══ DATA IN THIS EXERCISE ══
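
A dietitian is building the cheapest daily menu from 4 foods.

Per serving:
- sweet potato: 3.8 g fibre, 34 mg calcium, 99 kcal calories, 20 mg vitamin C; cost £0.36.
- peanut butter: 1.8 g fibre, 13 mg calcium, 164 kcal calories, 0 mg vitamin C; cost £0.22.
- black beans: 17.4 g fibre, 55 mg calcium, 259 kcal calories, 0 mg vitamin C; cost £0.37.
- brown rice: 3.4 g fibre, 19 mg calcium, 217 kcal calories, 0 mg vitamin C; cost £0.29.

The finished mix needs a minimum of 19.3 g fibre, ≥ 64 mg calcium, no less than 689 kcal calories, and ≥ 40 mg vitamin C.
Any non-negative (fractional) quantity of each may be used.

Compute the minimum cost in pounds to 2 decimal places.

£1.38

This is a linear program. Let x1 = servings of sweet potato, x2 = servings of peanut butter, x3 = servings of black beans, x4 = servings of brown rice.
Minimize 0.36x1 + 0.22x2 + 0.37x3 + 0.29x4 subject to:
  3.8x1 + 1.8x2 + 17.4x3 + 3.4x4 ≥ 19.3   (fibre)
  34x1 + 13x2 + 55x3 + 19x4 ≥ 64   (calcium)
  99x1 + 164x2 + 259x3 + 217x4 ≥ 689   (calories)
  20x1 ≥ 40   (vitamin C)
  x1, x2, x3, x4 ≥ 0.
The minimum-cost mix takes nothing from peanut butter — only sweet potato, black beans, brown rice. Binding constraints: fibre, calories, vitamin C.
That vertex is x1 = 2, x3 = 0.3003, x4 = 1.904.
Objective = 0.36·2 + 0.37·0.3003 + 0.29·1.904 = 1.3833.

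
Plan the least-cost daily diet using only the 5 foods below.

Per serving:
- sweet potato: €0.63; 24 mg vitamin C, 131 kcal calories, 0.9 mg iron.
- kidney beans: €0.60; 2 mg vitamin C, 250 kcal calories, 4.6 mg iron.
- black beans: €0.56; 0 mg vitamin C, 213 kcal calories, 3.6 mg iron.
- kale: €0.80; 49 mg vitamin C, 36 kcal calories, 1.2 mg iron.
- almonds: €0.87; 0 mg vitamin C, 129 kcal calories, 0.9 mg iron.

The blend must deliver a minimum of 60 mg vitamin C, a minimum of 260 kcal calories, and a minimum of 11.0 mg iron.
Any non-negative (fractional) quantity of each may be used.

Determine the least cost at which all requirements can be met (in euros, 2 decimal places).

€2.17

Let x1 = servings of sweet potato, x2 = servings of kidney beans, x3 = servings of black beans, x4 = servings of kale, x5 = servings of almonds.
min 0.63x1 + 0.6x2 + 0.56x3 + 0.8x4 + 0.87x5 s.t.:
  24x1 + 2x2 + 49x4 ≥ 60   (vitamin C)
  131x1 + 250x2 + 213x3 + 36x4 + 129x5 ≥ 260   (calories)
  0.9x1 + 4.6x2 + 3.6x3 + 1.2x4 + 0.9x5 ≥ 11   (iron)
  x1, x2, x3, x4, x5 ≥ 0.
The cheapest feasible vertex uses only kidney beans, kale; sweet potato, black beans, almonds are not used. Binding constraints: vitamin C and iron.
Solving gives x2 = 2.094, x4 = 1.139.
Total cost: 0.6·2.094 + 0.8·1.139 = 2.1676.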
═══
→ **TASK TO CARRY OUT**
Among the records above, find each line holding "foods" and list it.

→ **TASK SOLUTION**
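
A dietitian is building the cheapest daily menu from 4 foods.
Plan the least-cost daily diet using only the 5 foods below.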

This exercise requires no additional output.